Among the lines of the data, copy those that hold "CH₂Cl".

****************

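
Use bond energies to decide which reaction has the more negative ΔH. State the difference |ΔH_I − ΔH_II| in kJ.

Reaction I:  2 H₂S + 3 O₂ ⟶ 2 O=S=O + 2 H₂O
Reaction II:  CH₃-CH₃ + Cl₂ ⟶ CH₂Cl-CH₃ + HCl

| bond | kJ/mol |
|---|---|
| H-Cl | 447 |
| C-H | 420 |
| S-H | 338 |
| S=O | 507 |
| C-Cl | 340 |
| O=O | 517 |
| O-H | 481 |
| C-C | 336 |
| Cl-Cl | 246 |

Reaction I:
  Bonds broken (reactants):
    O=O: 3 × 517 = 1551
    S-H: 4 × 338 = 1352
    Σ(broken) = 2903 kJ
  Bonds formed (products):
    O-H: 4 × 481 = 1924
    S=O: 4 × 507 = 2028
    Σ(formed) = 3952 kJ
  ΔH_I = 2903 − 3952 = −1049 kJ
Reaction II:
  Bonds broken (reactants):
    C-C: 1 × 336 = 336
    C-H: 6 × 420 = 2520
    Cl-Cl: 1 × 246 = 246
    Σ(broken) = 3102 kJ
  Bonds formed (products):
    C-C: 1 × 336 = 336
    C-Cl: 1 × 340 = 340
    C-H: 5 × 420 = 2100
    H-Cl: 1 × 447 = 447
    Σ(formed) = 3223 kJ
  ΔH_II = 3102 − 3223 = −121 kJ
ΔH_I − ΔH_II = −928 kJ, so reaction I has the more negative ΔH; |ΔH_I − ΔH_II| = 928 kJ.

Reaction I, by 928 kJ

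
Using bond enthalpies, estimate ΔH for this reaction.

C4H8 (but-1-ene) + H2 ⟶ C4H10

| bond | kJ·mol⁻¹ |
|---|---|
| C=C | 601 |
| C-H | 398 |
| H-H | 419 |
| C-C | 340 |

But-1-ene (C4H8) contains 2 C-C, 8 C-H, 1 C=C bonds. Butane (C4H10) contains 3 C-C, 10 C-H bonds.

Bonds broken (reactants):
  C-C: 2 × 340 = 680
  C-H: 8 × 398 = 3184
  C=C: 1 × 601 = 601
  H-H: 1 × 419 = 419
  Σ(broken) = 4884 kJ
Bonds formed (products):
  C-C: 3 × 340 = 1020
  C-H: 10 × 398 = 3980
  Σ(formed) = 5000 kJ
ΔH = Σ(broken) − Σ(formed) = 4884 − 5000 = −116 kJ

ΔH ≈ −116 kJ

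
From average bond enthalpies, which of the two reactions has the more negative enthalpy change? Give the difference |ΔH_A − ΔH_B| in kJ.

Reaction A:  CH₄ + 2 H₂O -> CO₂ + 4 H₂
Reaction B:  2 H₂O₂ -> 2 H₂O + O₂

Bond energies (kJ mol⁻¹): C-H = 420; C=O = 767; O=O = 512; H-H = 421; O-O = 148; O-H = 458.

Reaction B, by 510 kJ

Reaction A:
  Bonds broken (reactants):
    C-H: 4 × 420 = 1680
    O-H: 4 × 458 = 1832
    Σ(broken) = 3512 kJ
  Bonds formed (products):
    C=O: 2 × 767 = 1534
    H-H: 4 × 421 = 1684
    Σ(formed) = 3218 kJ
  ΔH_A = 3512 − 3218 = +294 kJ
Reaction B:
  Bonds broken (reactants):
    O-H: 4 × 458 = 1832
    O-O: 2 × 148 = 296
    Σ(broken) = 2128 kJ
  Bonds formed (products):
    O-H: 4 × 458 = 1832
    O=O: 1 × 512 = 512
    Σ(formed) = 2344 kJ
  ΔH_B = 2128 − 2344 = −216 kJ
ΔH_A − ΔH_B = +510 kJ, so reaction B has the more negative ΔH; |ΔH_A − ΔH_B| = 510 kJ.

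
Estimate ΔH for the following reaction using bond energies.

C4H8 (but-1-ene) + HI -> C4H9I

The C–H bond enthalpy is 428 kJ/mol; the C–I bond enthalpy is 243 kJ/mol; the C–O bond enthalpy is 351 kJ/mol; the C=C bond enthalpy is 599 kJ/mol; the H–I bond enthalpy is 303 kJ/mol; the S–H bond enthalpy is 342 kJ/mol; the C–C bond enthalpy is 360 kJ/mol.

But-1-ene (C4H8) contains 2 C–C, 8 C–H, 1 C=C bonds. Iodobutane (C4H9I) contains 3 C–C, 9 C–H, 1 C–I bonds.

ΔH ≈ −129 kJ

Bonds broken (reactants):
  C–C: 2 × 360 = 720
  C–H: 8 × 428 = 3424
  C=C: 1 × 599 = 599
  H–I: 1 × 303 = 303
  Σ(broken) = 5046 kJ
Bonds formed (products):
  C–C: 3 × 360 = 1080
  C–H: 9 × 428 = 3852
  C–I: 1 × 243 = 243
  Σ(formed) = 5175 kJ
ΔH = Σ(broken) − Σ(formed) = 5046 − 5175 = −129 kJ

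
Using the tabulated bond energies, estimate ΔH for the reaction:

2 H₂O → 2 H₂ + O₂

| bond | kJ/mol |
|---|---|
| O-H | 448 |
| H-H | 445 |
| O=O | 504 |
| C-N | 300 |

ΔH ≈ +398 kJ

Bonds broken (reactants):
  O-H: 4 × 448 = 1792
  Σ(broken) = 1792 kJ
Bonds formed (products):
  H-H: 2 × 445 = 890
  O=O: 1 × 504 = 504
  Σ(formed) = 1394 kJ
ΔH = Σ(broken) − Σ(formed) = 1792 − 1394 = +398 kJ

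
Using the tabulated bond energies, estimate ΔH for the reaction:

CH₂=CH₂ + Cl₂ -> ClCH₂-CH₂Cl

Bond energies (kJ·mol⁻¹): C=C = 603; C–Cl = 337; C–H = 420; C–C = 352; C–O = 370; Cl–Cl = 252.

ΔH ≈ −171 kJ

Bonds broken (reactants):
  C–H: 4 × 420 = 1680
  C=C: 1 × 603 = 603
  Cl–Cl: 1 × 252 = 252
  Σ(broken) = 2535 kJ
Bonds formed (products):
  C–C: 1 × 352 = 352
  C–Cl: 2 × 337 = 674
  C–H: 4 × 420 = 1680
  Σ(formed) = 2706 kJ
ΔH = Σ(broken) − Σ(formed) = 2535 − 2706 = −171 kJ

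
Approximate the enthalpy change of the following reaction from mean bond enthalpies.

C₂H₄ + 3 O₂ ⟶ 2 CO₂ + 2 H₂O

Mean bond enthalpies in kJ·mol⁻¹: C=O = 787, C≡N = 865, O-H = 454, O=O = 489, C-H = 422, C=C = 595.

Bonds broken (reactants):
  C-H: 4 × 422 = 1688
  C=C: 1 × 595 = 595
  O=O: 3 × 489 = 1467
  Σ(broken) = 3750 kJ
Bonds formed (products):
  C=O: 4 × 787 = 3148
  O-H: 4 × 454 = 1816
  Σ(formed) = 4964 kJ
ΔH = Σ(broken) − Σ(formed) = 3750 − 4964 = −1214 kJ

ΔH ≈ −1214 kJ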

****************

> _Expected answer_
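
Reaction II:  CH₃-CH₃ + Cl₂ ⟶ CH₂Cl-CH₃ + HCl
CH₂=CH₂ + Cl₂ -> ClCH₂-CH₂Cl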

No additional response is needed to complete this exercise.